Between the line containing "A SAG mill–classifier" and the line containing "Bond's Third Theory" lies a run of lines; give that run again exactly, with both of those lines, and nothing else from the entries below.

EXERCISE INPUT —
┄┄┄┄┄┄┄┄┄┄
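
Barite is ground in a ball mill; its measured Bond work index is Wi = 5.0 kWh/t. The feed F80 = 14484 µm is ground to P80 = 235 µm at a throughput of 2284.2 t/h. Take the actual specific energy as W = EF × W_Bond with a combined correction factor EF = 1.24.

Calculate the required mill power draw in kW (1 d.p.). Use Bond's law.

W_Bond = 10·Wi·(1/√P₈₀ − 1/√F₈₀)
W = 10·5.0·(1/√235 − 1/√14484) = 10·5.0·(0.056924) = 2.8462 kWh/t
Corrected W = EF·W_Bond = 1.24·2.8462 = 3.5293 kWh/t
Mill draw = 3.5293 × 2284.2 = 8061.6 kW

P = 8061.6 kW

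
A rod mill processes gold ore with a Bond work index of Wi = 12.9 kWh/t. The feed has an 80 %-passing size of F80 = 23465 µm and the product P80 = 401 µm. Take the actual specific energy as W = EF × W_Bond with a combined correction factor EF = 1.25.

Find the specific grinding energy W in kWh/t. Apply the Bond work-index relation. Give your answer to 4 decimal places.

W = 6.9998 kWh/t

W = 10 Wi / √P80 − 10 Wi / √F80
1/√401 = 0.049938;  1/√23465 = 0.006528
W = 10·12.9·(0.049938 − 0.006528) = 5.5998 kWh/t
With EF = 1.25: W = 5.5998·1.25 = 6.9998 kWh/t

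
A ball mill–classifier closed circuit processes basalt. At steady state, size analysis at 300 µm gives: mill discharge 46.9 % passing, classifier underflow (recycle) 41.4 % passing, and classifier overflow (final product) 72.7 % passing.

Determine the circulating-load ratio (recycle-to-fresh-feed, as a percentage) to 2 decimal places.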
┄┄┄┄┄┄┄┄┄┄
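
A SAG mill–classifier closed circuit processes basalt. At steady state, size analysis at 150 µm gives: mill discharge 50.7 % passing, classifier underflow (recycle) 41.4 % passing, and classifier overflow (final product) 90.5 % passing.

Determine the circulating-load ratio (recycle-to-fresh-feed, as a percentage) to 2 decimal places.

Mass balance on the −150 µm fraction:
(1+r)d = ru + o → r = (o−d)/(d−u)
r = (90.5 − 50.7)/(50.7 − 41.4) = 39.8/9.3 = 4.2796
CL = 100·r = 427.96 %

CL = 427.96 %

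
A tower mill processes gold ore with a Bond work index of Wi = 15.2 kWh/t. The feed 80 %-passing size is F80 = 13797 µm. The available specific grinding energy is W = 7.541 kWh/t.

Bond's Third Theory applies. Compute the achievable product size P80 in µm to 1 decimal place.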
┄┄┄┄┄┄┄┄┄┄
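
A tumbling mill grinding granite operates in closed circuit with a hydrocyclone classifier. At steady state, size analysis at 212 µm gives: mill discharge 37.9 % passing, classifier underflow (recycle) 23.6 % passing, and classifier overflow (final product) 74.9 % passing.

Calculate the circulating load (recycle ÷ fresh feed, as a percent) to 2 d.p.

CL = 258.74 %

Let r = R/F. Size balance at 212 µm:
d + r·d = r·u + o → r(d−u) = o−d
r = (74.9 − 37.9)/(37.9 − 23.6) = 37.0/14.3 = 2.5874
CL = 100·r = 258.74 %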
┄┄┄┄┄┄┄┄┄┄
OUTPUT OF THE TASK —
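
A SAG mill–classifier closed circuit processes basalt. At steady state, size analysis at 150 µm gives: mill discharge 50.7 % passing, classifier underflow (recycle) 41.4 % passing, and classifier overflow (final product) 90.5 % passing.

Determine the circulating-load ratio (recycle-to-fresh-feed, as a percentage) to 2 decimal places.

Mass balance on the −150 µm fraction:
(1+r)d = ru + o → r = (o−d)/(d−u)
r = (90.5 − 50.7)/(50.7 − 41.4) = 39.8/9.3 = 4.2796
CL = 100·r = 427.96 %

CL = 427.96 %

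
A tower mill processes gold ore with a Bond work index of Wi = 15.2 kWh/t. The feed 80 %-passing size is F80 = 13797 µm. The available specific grinding energy is W = 7.541 kWh/t.

Bond's Third Theory applies. Compute the achievable product size P80 in µm to 1 decimal place.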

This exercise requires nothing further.